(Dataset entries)
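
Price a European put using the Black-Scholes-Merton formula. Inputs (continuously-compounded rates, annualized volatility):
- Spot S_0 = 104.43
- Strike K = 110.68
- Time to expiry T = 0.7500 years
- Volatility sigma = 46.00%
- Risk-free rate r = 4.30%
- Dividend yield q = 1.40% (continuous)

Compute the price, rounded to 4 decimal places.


Answer: Price = 18.6001

Derivation:
d1 = (ln(S/K) + (r - q + 0.5*sigma^2) * T) / (sigma * sqrt(T)) = 0.10787372
d2 = d1 - sigma * sqrt(T) = -0.29049797
exp(-rT) = 0.96826449; exp(-qT) = 0.98955493
P = K * exp(-rT) * N(-d2) - S_0 * exp(-qT) * N(-d1)
N(-d1) = 0.45704793; N(-d2) = 0.61428235
P = 110.6800 * 0.96826449 * 0.61428235 - 104.4300 * 0.98955493 * 0.45704793 = 18.6001


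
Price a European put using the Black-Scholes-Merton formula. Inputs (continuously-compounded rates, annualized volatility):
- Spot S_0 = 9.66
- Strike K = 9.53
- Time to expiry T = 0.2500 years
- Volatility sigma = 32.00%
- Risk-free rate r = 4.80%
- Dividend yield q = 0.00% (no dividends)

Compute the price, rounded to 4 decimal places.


d1 = (ln(S/K) + (r - q + 0.5*sigma^2) * T) / (sigma * sqrt(T)) = 0.23968082
d2 = d1 - sigma * sqrt(T) = 0.07968082
exp(-rT) = 0.98807171; exp(-qT) = 1.00000000
P = K * exp(-rT) * N(-d2) - S_0 * exp(-qT) * N(-d1)
N(-d1) = 0.40528885; N(-d2) = 0.46824556
P = 9.5300 * 0.98807171 * 0.46824556 - 9.6600 * 1.00000000 * 0.40528885 = 0.4941

Answer: Price = 0.4941


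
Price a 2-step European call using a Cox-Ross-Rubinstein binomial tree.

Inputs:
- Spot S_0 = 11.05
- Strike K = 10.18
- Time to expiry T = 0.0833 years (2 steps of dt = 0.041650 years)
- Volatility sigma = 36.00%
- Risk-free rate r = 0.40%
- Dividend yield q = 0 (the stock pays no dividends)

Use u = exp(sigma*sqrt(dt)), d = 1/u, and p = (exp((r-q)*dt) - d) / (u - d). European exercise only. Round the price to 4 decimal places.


Answer: Price = V(0,0) = 1.0446

Derivation:
dt = T/N = 0.041650
u = exp(sigma*sqrt(dt)) = 1.076236; d = 1/u = 0.929164
p = (exp((r-q)*dt) - d) / (u - d) = 0.482774
Discount per step: exp(-r*dt) = 0.999833
Stock lattice S(k, i) with i counting down-moves:
  k=0: S(0,0) = 11.0500
  k=1: S(1,0) = 11.8924; S(1,1) = 10.2673
  k=2: S(2,0) = 12.7990; S(2,1) = 11.0500; S(2,2) = 9.5400
Terminal payoffs V(N, i) = max(S_T - K, 0):
  V(2,0) = 2.619043; V(2,1) = 0.870000; V(2,2) = 0.000000
Backward induction: V(k, i) = exp(-r*dt) * [p * V(k+1, i) + (1-p) * V(k+1, i+1)].
  V(1,0) = exp(-r*dt) * [p*2.619043 + (1-p)*0.870000] = 1.714106
  V(1,1) = exp(-r*dt) * [p*0.870000 + (1-p)*0.000000] = 0.419943
  V(0,0) = exp(-r*dt) * [p*1.714106 + (1-p)*0.419943] = 1.044557


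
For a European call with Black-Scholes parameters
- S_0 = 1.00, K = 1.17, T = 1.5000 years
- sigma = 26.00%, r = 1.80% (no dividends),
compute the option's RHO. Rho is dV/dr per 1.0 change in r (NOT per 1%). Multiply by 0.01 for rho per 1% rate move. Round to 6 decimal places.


d1 = -0.2490432298; d2 = -0.5674768964
phi(d1) = 0.3867604390; exp(-qT) = 1.0000000000; exp(-rT) = 0.9733612415
N(d2) = 0.2851951095
Rho = K*T*exp(-rT)*N(d2) = 1.1700 * 1.5000 * 0.9733612415 * 0.2851951095 = 0.487184

Answer: Rho = 0.487184


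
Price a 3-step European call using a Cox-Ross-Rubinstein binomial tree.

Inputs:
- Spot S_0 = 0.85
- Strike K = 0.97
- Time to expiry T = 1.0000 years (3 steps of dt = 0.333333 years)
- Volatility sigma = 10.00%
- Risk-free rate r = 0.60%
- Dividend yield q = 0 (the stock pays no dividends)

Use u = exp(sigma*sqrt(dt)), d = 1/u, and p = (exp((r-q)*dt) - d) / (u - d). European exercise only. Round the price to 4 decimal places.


Answer: Price = V(0,0) = 0.0052

Derivation:
dt = T/N = 0.333333
u = exp(sigma*sqrt(dt)) = 1.059434; d = 1/u = 0.943900
p = (exp((r-q)*dt) - d) / (u - d) = 0.502898
Discount per step: exp(-r*dt) = 0.998002
Stock lattice S(k, i) with i counting down-moves:
  k=0: S(0,0) = 0.8500
  k=1: S(1,0) = 0.9005; S(1,1) = 0.8023
  k=2: S(2,0) = 0.9540; S(2,1) = 0.8500; S(2,2) = 0.7573
  k=3: S(3,0) = 1.0107; S(3,1) = 0.9005; S(3,2) = 0.8023; S(3,3) = 0.7148
Terminal payoffs V(N, i) = max(S_T - K, 0):
  V(3,0) = 0.040743; V(3,1) = 0.000000; V(3,2) = 0.000000; V(3,3) = 0.000000
Backward induction: V(k, i) = exp(-r*dt) * [p * V(k+1, i) + (1-p) * V(k+1, i+1)].
  V(2,0) = exp(-r*dt) * [p*0.040743 + (1-p)*0.000000] = 0.020449
  V(2,1) = exp(-r*dt) * [p*0.000000 + (1-p)*0.000000] = 0.000000
  V(2,2) = exp(-r*dt) * [p*0.000000 + (1-p)*0.000000] = 0.000000
  V(1,0) = exp(-r*dt) * [p*0.020449 + (1-p)*0.000000] = 0.010263
  V(1,1) = exp(-r*dt) * [p*0.000000 + (1-p)*0.000000] = 0.000000
  V(0,0) = exp(-r*dt) * [p*0.010263 + (1-p)*0.000000] = 0.005151


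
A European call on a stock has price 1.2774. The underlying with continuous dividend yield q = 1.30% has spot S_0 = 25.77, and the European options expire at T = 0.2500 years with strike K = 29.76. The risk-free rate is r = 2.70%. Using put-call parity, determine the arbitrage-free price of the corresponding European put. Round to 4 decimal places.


Answer: Put price = 5.1508

Derivation:
Put-call parity: C - P = S_0 * exp(-qT) - K * exp(-rT).
S_0 * exp(-qT) = 25.7700 * 0.99675528 = 25.68638345
K * exp(-rT) = 29.7600 * 0.99327273 = 29.55979645
P = C - S*exp(-qT) + K*exp(-rT)
P = 1.2774 - 25.68638345 + 29.55979645 = 5.1508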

WHAT TO WORK ON:
Transcribe the data above completely and exactly.

TASK RESULT:
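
Price a European put using the Black-Scholes-Merton formula. Inputs (continuously-compounded rates, annualized volatility):
- Spot S_0 = 104.43
- Strike K = 110.68
- Time to expiry T = 0.7500 years
- Volatility sigma = 46.00%
- Risk-free rate r = 4.30%
- Dividend yield q = 1.40% (continuous)

Compute the price, rounded to 4 decimal places.


Answer: Price = 18.6001

Derivation:
d1 = (ln(S/K) + (r - q + 0.5*sigma^2) * T) / (sigma * sqrt(T)) = 0.10787372
d2 = d1 - sigma * sqrt(T) = -0.29049797
exp(-rT) = 0.96826449; exp(-qT) = 0.98955493
P = K * exp(-rT) * N(-d2) - S_0 * exp(-qT) * N(-d1)
N(-d1) = 0.45704793; N(-d2) = 0.61428235
P = 110.6800 * 0.96826449 * 0.61428235 - 104.4300 * 0.98955493 * 0.45704793 = 18.6001


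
Price a European put using the Black-Scholes-Merton formula. Inputs (continuously-compounded rates, annualized volatility):
- Spot S_0 = 9.66
- Strike K = 9.53
- Time to expiry T = 0.2500 years
- Volatility sigma = 32.00%
- Risk-free rate r = 4.80%
- Dividend yield q = 0.00% (no dividends)

Compute the price, rounded to 4 decimal places.


d1 = (ln(S/K) + (r - q + 0.5*sigma^2) * T) / (sigma * sqrt(T)) = 0.23968082
d2 = d1 - sigma * sqrt(T) = 0.07968082
exp(-rT) = 0.98807171; exp(-qT) = 1.00000000
P = K * exp(-rT) * N(-d2) - S_0 * exp(-qT) * N(-d1)
N(-d1) = 0.40528885; N(-d2) = 0.46824556
P = 9.5300 * 0.98807171 * 0.46824556 - 9.6600 * 1.00000000 * 0.40528885 = 0.4941

Answer: Price = 0.4941


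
Price a 2-step European call using a Cox-Ross-Rubinstein binomial tree.

Inputs:
- Spot S_0 = 11.05
- Strike K = 10.18
- Time to expiry T = 0.0833 years (2 steps of dt = 0.041650 years)
- Volatility sigma = 36.00%
- Risk-free rate r = 0.40%
- Dividend yield q = 0 (the stock pays no dividends)

Use u = exp(sigma*sqrt(dt)), d = 1/u, and p = (exp((r-q)*dt) - d) / (u - d). European exercise only. Round the price to 4 decimal places.


Answer: Price = V(0,0) = 1.0446

Derivation:
dt = T/N = 0.041650
u = exp(sigma*sqrt(dt)) = 1.076236; d = 1/u = 0.929164
p = (exp((r-q)*dt) - d) / (u - d) = 0.482774
Discount per step: exp(-r*dt) = 0.999833
Stock lattice S(k, i) with i counting down-moves:
  k=0: S(0,0) = 11.0500
  k=1: S(1,0) = 11.8924; S(1,1) = 10.2673
  k=2: S(2,0) = 12.7990; S(2,1) = 11.0500; S(2,2) = 9.5400
Terminal payoffs V(N, i) = max(S_T - K, 0):
  V(2,0) = 2.619043; V(2,1) = 0.870000; V(2,2) = 0.000000
Backward induction: V(k, i) = exp(-r*dt) * [p * V(k+1, i) + (1-p) * V(k+1, i+1)].
  V(1,0) = exp(-r*dt) * [p*2.619043 + (1-p)*0.870000] = 1.714106
  V(1,1) = exp(-r*dt) * [p*0.870000 + (1-p)*0.000000] = 0.419943
  V(0,0) = exp(-r*dt) * [p*1.714106 + (1-p)*0.419943] = 1.044557


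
For a European call with Black-Scholes parameters
- S_0 = 1.00, K = 1.17, T = 1.5000 years
- sigma = 26.00%, r = 1.80% (no dividends),
compute the option's RHO. Rho is dV/dr per 1.0 change in r (NOT per 1%). Multiply by 0.01 for rho per 1% rate move. Round to 6 decimal places.


d1 = -0.2490432298; d2 = -0.5674768964
phi(d1) = 0.3867604390; exp(-qT) = 1.0000000000; exp(-rT) = 0.9733612415
N(d2) = 0.2851951095
Rho = K*T*exp(-rT)*N(d2) = 1.1700 * 1.5000 * 0.9733612415 * 0.2851951095 = 0.487184

Answer: Rho = 0.487184


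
Price a 3-step European call using a Cox-Ross-Rubinstein binomial tree.

Inputs:
- Spot S_0 = 0.85
- Strike K = 0.97
- Time to expiry T = 1.0000 years (3 steps of dt = 0.333333 years)
- Volatility sigma = 10.00%
- Risk-free rate r = 0.60%
- Dividend yield q = 0 (the stock pays no dividends)

Use u = exp(sigma*sqrt(dt)), d = 1/u, and p = (exp((r-q)*dt) - d) / (u - d). European exercise only. Round the price to 4 decimal places.


Answer: Price = V(0,0) = 0.0052

Derivation:
dt = T/N = 0.333333
u = exp(sigma*sqrt(dt)) = 1.059434; d = 1/u = 0.943900
p = (exp((r-q)*dt) - d) / (u - d) = 0.502898
Discount per step: exp(-r*dt) = 0.998002
Stock lattice S(k, i) with i counting down-moves:
  k=0: S(0,0) = 0.8500
  k=1: S(1,0) = 0.9005; S(1,1) = 0.8023
  k=2: S(2,0) = 0.9540; S(2,1) = 0.8500; S(2,2) = 0.7573
  k=3: S(3,0) = 1.0107; S(3,1) = 0.9005; S(3,2) = 0.8023; S(3,3) = 0.7148
Terminal payoffs V(N, i) = max(S_T - K, 0):
  V(3,0) = 0.040743; V(3,1) = 0.000000; V(3,2) = 0.000000; V(3,3) = 0.000000
Backward induction: V(k, i) = exp(-r*dt) * [p * V(k+1, i) + (1-p) * V(k+1, i+1)].
  V(2,0) = exp(-r*dt) * [p*0.040743 + (1-p)*0.000000] = 0.020449
  V(2,1) = exp(-r*dt) * [p*0.000000 + (1-p)*0.000000] = 0.000000
  V(2,2) = exp(-r*dt) * [p*0.000000 + (1-p)*0.000000] = 0.000000
  V(1,0) = exp(-r*dt) * [p*0.020449 + (1-p)*0.000000] = 0.010263
  V(1,1) = exp(-r*dt) * [p*0.000000 + (1-p)*0.000000] = 0.000000
  V(0,0) = exp(-r*dt) * [p*0.010263 + (1-p)*0.000000] = 0.005151


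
A European call on a stock has price 1.2774. The underlying with continuous dividend yield q = 1.30% has spot S_0 = 25.77, and the European options expire at T = 0.2500 years with strike K = 29.76. The risk-free rate is r = 2.70%. Using put-call parity, determine the arbitrage-free price of the corresponding European put. Round to 4 decimal places.


Answer: Put price = 5.1508

Derivation:
Put-call parity: C - P = S_0 * exp(-qT) - K * exp(-rT).
S_0 * exp(-qT) = 25.7700 * 0.99675528 = 25.68638345
K * exp(-rT) = 29.7600 * 0.99327273 = 29.55979645
P = C - S*exp(-qT) + K*exp(-rT)
P = 1.2774 - 25.68638345 + 29.55979645 = 5.1508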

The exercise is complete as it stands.